Return the run of lines below that opens with the line containing "Find the maximum" and closes with the line containing "Apply the Hoare-style", keeping each one exact.
--- EXTRACTED RECORDS Enclosed Below ---
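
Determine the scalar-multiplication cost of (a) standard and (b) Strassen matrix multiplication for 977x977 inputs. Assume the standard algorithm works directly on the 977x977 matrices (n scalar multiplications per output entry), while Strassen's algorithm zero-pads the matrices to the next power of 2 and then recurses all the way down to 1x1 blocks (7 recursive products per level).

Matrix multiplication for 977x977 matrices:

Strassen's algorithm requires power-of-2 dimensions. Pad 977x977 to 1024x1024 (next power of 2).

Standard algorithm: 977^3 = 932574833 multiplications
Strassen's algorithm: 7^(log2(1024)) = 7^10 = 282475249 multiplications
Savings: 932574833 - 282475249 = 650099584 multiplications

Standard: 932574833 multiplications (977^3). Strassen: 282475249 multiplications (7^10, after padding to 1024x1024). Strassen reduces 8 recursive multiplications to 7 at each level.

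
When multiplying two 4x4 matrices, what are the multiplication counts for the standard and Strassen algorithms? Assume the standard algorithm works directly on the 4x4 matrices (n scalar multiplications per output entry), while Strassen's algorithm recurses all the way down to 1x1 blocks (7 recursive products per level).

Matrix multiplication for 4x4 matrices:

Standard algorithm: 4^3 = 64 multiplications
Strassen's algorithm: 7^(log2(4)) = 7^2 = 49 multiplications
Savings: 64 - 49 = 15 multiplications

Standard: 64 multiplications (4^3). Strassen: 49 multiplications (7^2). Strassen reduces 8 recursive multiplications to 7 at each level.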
--- End of Enclosed EXTRACTED RECORDS ---
--- EXTRACTED RECORDS Enclosed Below ---
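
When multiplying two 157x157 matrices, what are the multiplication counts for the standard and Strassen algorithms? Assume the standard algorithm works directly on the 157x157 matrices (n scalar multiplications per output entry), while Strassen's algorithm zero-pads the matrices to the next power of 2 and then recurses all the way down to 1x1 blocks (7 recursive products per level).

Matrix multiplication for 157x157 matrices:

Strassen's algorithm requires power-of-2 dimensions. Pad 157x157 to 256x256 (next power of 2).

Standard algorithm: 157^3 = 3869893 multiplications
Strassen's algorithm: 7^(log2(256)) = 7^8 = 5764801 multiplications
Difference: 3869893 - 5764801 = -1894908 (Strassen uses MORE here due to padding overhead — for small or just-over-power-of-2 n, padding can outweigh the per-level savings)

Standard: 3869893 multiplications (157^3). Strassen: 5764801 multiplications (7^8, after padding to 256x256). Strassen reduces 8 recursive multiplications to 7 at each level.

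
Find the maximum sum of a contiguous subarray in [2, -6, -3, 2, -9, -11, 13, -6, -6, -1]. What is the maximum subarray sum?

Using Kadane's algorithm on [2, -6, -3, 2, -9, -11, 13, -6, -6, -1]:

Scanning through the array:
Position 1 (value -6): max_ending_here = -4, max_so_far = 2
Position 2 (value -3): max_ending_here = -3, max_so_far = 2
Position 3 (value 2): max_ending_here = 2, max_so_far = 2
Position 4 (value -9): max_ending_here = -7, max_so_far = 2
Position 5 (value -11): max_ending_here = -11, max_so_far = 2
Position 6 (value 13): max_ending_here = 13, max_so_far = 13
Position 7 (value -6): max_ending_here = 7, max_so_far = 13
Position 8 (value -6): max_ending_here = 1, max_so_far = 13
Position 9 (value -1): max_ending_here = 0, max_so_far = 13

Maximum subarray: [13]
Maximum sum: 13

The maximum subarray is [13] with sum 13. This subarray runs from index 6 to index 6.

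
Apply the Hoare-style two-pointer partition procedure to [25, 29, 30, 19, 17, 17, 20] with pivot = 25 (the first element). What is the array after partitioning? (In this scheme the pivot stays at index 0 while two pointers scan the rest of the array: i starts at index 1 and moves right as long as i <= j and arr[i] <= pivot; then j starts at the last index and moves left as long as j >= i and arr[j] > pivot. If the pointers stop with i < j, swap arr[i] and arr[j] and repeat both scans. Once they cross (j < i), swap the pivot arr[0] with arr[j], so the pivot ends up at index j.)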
--- End of Enclosed EXTRACTED RECORDS ---
--- EXTRACTED RECORDS Enclosed Below ---
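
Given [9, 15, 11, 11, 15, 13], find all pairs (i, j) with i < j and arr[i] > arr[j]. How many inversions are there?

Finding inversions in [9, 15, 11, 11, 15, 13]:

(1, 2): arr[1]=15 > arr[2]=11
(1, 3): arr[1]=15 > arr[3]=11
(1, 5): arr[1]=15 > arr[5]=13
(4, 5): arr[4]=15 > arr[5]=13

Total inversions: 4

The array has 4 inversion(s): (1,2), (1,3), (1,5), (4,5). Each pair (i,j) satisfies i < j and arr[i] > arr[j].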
--- End of Enclosed EXTRACTED RECORDS ---
» **ANSWER BOX**:
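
Find the maximum sum of a contiguous subarray in [2, -6, -3, 2, -9, -11, 13, -6, -6, -1]. What is the maximum subarray sum?

Using Kadane's algorithm on [2, -6, -3, 2, -9, -11, 13, -6, -6, -1]:

Scanning through the array:
Position 1 (value -6): max_ending_here = -4, max_so_far = 2
Position 2 (value -3): max_ending_here = -3, max_so_far = 2
Position 3 (value 2): max_ending_here = 2, max_so_far = 2
Position 4 (value -9): max_ending_here = -7, max_so_far = 2
Position 5 (value -11): max_ending_here = -11, max_so_far = 2
Position 6 (value 13): max_ending_here = 13, max_so_far = 13
Position 7 (value -6): max_ending_here = 7, max_so_far = 13
Position 8 (value -6): max_ending_here = 1, max_so_far = 13
Position 9 (value -1): max_ending_here = 0, max_so_far = 13

Maximum subarray: [13]
Maximum sum: 13

The maximum subarray is [13] with sum 13. This subarray runs from index 6 to index 6.

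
Apply the Hoare-style two-pointer partition procedure to [25, 29, 30, 19, 17, 17, 20] with pivot = 25 (the first element). What is the array after partitioning? (In this scheme the pivot stays at index 0 while two pointers scan the rest of the array: i starts at index 1 and moves right as long as i <= j and arr[i] <= pivot; then j starts at the last index and moves left as long as j >= i and arr[j] > pivot. If the pointers stop with i < j, swap arr[i] and arr[j] and repeat both scans. Once they cross (j < i), swap the pivot arr[0] with arr[j], so the pivot ends up at index j.)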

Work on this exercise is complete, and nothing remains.